> Requirement: What follows is a set of records; repeat all of them exactly.
•••••
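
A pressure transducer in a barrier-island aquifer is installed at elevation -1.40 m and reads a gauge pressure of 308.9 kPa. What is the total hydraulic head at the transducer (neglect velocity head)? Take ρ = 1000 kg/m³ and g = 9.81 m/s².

h ≈ 30.09 m

ψ = P/(ρg) = 308.9×1000 / (1000 × 9.81) = 31.49 m.
h = z + ψ = -1.40 + 31.49 = 30.09 m.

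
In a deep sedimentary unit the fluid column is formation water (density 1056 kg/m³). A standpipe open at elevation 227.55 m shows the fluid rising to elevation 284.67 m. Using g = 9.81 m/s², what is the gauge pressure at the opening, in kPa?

Pressure head ψ = h − z = 284.67 − 227.55 = 57.12 m.
P = ρgψ = 1056 × 9.81 × 57.12 = 591727 Pa ≈ 592 kPa.

P ≈ 592 kPa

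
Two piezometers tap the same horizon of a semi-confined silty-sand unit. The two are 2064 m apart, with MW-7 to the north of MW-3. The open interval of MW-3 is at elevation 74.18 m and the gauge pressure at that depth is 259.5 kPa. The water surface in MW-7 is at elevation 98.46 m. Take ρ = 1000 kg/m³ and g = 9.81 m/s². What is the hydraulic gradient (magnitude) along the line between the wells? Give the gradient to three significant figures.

Pressure head at MW-3: ψ = P/(ρg) = 259.5×1000 / (1000 × 9.81) = 26.45 m.
Total head at MW-3: h = z + ψ = 74.18 + 26.45 = 100.63 m.
Total head at MW-7: h = 98.46 m (water level in the piezometer is the total head).
Head difference: h(MW-3) − h(MW-7) = 100.63 − 98.46 = 2.17 m.
Hydraulic gradient: i = |Δh| / L = 2.17 / 2064 = 0.00105.

i ≈ 0.00105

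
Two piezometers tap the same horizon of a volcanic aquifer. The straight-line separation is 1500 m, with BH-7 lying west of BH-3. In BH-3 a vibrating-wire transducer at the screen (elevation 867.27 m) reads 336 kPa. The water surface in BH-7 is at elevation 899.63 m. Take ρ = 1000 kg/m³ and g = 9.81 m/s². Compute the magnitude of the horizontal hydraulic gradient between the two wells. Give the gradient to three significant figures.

Pressure head at BH-3: ψ = P/(ρg) = 336×1000 / (1000 × 9.81) = 34.25 m.
Total head at BH-3: h = z + ψ = 867.27 + 34.25 = 901.52 m.
Total head at BH-7: h = 899.63 m (water level in the piezometer is the total head).
Head difference: h(BH-3) − h(BH-7) = 901.52 − 899.63 = 1.89 m.
Hydraulic gradient: i = |Δh| / L = 1.89 / 1500 = 0.00126.

i ≈ 0.00126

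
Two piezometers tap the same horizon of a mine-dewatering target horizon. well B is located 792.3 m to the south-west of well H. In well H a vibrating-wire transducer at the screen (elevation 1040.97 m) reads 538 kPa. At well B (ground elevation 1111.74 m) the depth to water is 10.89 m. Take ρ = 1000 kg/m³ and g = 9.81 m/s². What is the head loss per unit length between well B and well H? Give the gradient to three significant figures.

i ≈ 0.00636 m/m

Pressure head at well H: ψ = P/(ρg) = 538×1000 / (1000 × 9.81) = 54.84 m.
Total head at well H: h = z + ψ = 1040.97 + 54.84 = 1095.81 m.
Total head at well B: h = 1111.74 − 10.89 = 1100.85 m.
Head difference: h(well H) − h(well B) = 1095.81 − 1100.85 = -5.04 m.
Hydraulic gradient: i = |Δh| / L = 5.04 / 792.3 = 0.00636.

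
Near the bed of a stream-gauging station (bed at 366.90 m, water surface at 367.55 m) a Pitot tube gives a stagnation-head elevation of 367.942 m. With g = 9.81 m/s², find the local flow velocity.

v ≈ 2.77 m/s

Near the bed, under hydrostatic conditions, the piezometric head (z + ψ) equals the free-surface elevation, 367.55 m.
Velocity head = total − piezometric = 367.942 − 367.55 = 0.392 m.
v = √(2g·h_v) = √(2 × 9.81 × 0.392) = 2.77 m/s.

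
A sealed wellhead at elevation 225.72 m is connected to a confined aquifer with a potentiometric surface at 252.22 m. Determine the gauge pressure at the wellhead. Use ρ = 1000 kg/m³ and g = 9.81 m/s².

Head above the cap: Δh = 252.22 − 225.72 = 26.50 m.
P = ρgΔh = 1000 × 9.81 × 26.50 = 259965 Pa ≈ 260 kPa.

P ≈ 260 kPa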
•••••
> Written solution:
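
A pressure transducer in a barrier-island aquifer is installed at elevation -1.40 m and reads a gauge pressure of 308.9 kPa. What is the total hydraulic head at the transducer (neglect velocity head)? Take ρ = 1000 kg/m³ and g = 9.81 m/s².

h ≈ 30.09 m

ψ = P/(ρg) = 308.9×1000 / (1000 × 9.81) = 31.49 m.
h = z + ψ = -1.40 + 31.49 = 30.09 m.

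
In a deep sedimentary unit the fluid column is formation water (density 1056 kg/m³). A standpipe open at elevation 227.55 m shows the fluid rising to elevation 284.67 m. Using g = 9.81 m/s², what is the gauge pressure at the opening, in kPa?

Pressure head ψ = h − z = 284.67 − 227.55 = 57.12 m.
P = ρgψ = 1056 × 9.81 × 57.12 = 591727 Pa ≈ 592 kPa.

P ≈ 592 kPa

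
Two piezometers tap the same horizon of a semi-confined silty-sand unit. The two are 2064 m apart, with MW-7 to the north of MW-3. The open interval of MW-3 is at elevation 74.18 m and the gauge pressure at that depth is 259.5 kPa. The water surface in MW-7 is at elevation 98.46 m. Take ρ = 1000 kg/m³ and g = 9.81 m/s². What is the hydraulic gradient (magnitude) along the line between the wells? Give the gradient to three significant figures.

Pressure head at MW-3: ψ = P/(ρg) = 259.5×1000 / (1000 × 9.81) = 26.45 m.
Total head at MW-3: h = z + ψ = 74.18 + 26.45 = 100.63 m.
Total head at MW-7: h = 98.46 m (water level in the piezometer is the total head).
Head difference: h(MW-3) − h(MW-7) = 100.63 − 98.46 = 2.17 m.
Hydraulic gradient: i = |Δh| / L = 2.17 / 2064 = 0.00105.

i ≈ 0.00105

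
Two piezometers tap the same horizon of a volcanic aquifer. The straight-line separation is 1500 m, with BH-7 lying west of BH-3. In BH-3 a vibrating-wire transducer at the screen (elevation 867.27 m) reads 336 kPa. The water surface in BH-7 is at elevation 899.63 m. Take ρ = 1000 kg/m³ and g = 9.81 m/s². Compute the magnitude of the horizontal hydraulic gradient between the two wells. Give the gradient to three significant figures.

Pressure head at BH-3: ψ = P/(ρg) = 336×1000 / (1000 × 9.81) = 34.25 m.
Total head at BH-3: h = z + ψ = 867.27 + 34.25 = 901.52 m.
Total head at BH-7: h = 899.63 m (water level in the piezometer is the total head).
Head difference: h(BH-3) − h(BH-7) = 901.52 − 899.63 = 1.89 m.
Hydraulic gradient: i = |Δh| / L = 1.89 / 1500 = 0.00126.

i ≈ 0.00126

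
Two piezometers tap the same horizon of a mine-dewatering target horizon. well B is located 792.3 m to the south-west of well H. In well H a vibrating-wire transducer at the screen (elevation 1040.97 m) reads 538 kPa. At well B (ground elevation 1111.74 m) the depth to water is 10.89 m. Take ρ = 1000 kg/m³ and g = 9.81 m/s². What is the head loss per unit length between well B and well H? Give the gradient to three significant figures.

i ≈ 0.00636 m/m

Pressure head at well H: ψ = P/(ρg) = 538×1000 / (1000 × 9.81) = 54.84 m.
Total head at well H: h = z + ψ = 1040.97 + 54.84 = 1095.81 m.
Total head at well B: h = 1111.74 − 10.89 = 1100.85 m.
Head difference: h(well H) − h(well B) = 1095.81 − 1100.85 = -5.04 m.
Hydraulic gradient: i = |Δh| / L = 5.04 / 792.3 = 0.00636.

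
Near the bed of a stream-gauging station (bed at 366.90 m, water surface at 367.55 m) a Pitot tube gives a stagnation-head elevation of 367.942 m. With g = 9.81 m/s², find the local flow velocity.

v ≈ 2.77 m/s

Near the bed, under hydrostatic conditions, the piezometric head (z + ψ) equals the free-surface elevation, 367.55 m.
Velocity head = total − piezometric = 367.942 − 367.55 = 0.392 m.
v = √(2g·h_v) = √(2 × 9.81 × 0.392) = 2.77 m/s.

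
A sealed wellhead at elevation 225.72 m is connected to a confined aquifer with a potentiometric surface at 252.22 m. Determine the gauge pressure at the wellhead. Use ρ = 1000 kg/m³ and g = 9.81 m/s².

Head above the cap: Δh = 252.22 − 225.72 = 26.50 m.
P = ρgΔh = 1000 × 9.81 × 26.50 = 259965 Pa ≈ 260 kPa.

P ≈ 260 kPa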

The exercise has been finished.